++++ DATASET EXCERPTS ++++

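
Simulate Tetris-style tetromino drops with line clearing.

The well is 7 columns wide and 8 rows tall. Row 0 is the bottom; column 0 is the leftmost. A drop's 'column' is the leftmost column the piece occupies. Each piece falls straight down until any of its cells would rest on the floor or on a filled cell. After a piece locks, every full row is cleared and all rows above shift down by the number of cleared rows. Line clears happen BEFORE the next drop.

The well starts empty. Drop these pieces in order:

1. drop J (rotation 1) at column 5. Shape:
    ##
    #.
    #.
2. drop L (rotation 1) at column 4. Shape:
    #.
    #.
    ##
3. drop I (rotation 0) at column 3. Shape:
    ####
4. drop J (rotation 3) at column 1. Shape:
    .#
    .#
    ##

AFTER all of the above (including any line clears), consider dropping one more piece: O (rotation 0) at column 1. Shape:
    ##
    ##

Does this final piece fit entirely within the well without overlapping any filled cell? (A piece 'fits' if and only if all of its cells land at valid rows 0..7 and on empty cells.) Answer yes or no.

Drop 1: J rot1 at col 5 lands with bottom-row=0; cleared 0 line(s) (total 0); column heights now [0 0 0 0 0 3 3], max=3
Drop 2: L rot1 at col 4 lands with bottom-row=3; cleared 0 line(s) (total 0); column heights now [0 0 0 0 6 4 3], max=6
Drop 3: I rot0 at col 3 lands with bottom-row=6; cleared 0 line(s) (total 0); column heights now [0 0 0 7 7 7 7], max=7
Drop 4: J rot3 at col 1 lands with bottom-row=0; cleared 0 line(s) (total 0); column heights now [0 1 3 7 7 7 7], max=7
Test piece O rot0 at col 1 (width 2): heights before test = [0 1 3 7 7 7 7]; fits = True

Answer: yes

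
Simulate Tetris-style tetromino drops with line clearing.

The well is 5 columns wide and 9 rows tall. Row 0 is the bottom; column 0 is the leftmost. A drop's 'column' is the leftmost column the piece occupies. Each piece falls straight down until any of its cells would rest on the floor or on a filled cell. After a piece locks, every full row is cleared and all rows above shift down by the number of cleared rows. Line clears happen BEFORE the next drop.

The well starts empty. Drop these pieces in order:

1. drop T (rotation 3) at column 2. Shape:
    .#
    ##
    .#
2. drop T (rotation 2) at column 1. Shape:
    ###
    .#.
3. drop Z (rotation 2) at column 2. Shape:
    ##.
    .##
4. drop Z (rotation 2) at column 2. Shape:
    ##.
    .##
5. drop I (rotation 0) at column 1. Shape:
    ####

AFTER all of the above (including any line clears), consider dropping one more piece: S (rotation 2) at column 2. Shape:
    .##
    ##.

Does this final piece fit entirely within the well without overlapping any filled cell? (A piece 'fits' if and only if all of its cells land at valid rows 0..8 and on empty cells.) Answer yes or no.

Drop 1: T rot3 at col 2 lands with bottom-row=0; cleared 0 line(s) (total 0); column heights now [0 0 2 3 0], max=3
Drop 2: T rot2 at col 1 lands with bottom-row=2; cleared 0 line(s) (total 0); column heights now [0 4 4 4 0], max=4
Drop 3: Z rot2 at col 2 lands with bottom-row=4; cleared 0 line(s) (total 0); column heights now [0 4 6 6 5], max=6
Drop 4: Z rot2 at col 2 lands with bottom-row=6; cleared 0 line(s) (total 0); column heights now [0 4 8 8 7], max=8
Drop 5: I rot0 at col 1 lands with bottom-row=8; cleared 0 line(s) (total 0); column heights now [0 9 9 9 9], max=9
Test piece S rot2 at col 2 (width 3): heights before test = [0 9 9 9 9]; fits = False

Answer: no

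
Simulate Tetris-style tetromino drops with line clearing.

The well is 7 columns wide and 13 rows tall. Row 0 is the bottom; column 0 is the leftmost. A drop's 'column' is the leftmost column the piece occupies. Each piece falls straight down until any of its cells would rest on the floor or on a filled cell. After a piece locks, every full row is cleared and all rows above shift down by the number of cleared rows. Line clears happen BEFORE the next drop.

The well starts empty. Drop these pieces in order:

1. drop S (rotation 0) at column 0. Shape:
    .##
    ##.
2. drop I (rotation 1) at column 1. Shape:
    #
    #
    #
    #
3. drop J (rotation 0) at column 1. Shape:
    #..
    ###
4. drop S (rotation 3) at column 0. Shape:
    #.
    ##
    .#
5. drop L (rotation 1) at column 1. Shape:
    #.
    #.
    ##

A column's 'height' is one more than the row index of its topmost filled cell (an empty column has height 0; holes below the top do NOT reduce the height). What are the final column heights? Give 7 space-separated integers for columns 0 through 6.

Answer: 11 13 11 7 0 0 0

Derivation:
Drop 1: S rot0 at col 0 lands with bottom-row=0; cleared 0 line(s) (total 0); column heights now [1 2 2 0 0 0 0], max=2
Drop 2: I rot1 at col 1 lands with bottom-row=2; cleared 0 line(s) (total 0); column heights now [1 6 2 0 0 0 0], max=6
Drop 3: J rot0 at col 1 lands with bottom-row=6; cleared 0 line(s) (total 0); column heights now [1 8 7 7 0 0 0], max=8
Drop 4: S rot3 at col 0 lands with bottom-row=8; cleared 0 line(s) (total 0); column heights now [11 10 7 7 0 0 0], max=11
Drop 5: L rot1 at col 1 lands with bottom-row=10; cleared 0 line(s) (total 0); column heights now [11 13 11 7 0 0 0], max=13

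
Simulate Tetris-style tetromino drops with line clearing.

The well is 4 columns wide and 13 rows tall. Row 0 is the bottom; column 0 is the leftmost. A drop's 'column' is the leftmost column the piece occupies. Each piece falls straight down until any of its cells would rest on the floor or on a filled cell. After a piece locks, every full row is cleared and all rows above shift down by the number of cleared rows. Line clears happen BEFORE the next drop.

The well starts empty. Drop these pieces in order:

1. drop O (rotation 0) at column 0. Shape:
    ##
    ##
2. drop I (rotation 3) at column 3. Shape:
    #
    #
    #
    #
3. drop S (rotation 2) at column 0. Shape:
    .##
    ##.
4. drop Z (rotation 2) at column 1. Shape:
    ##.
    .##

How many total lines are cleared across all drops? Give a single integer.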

++++

**TASK INSTRUCTIONS**: Write out every line from the data above that includes "dropping".

**ANSWER TO THIS TASK**:
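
AFTER all of the above (including any line clears), consider dropping one more piece: O (rotation 0) at column 1. Shape:
AFTER all of the above (including any line clears), consider dropping one more piece: S (rotation 2) at column 2. Shape: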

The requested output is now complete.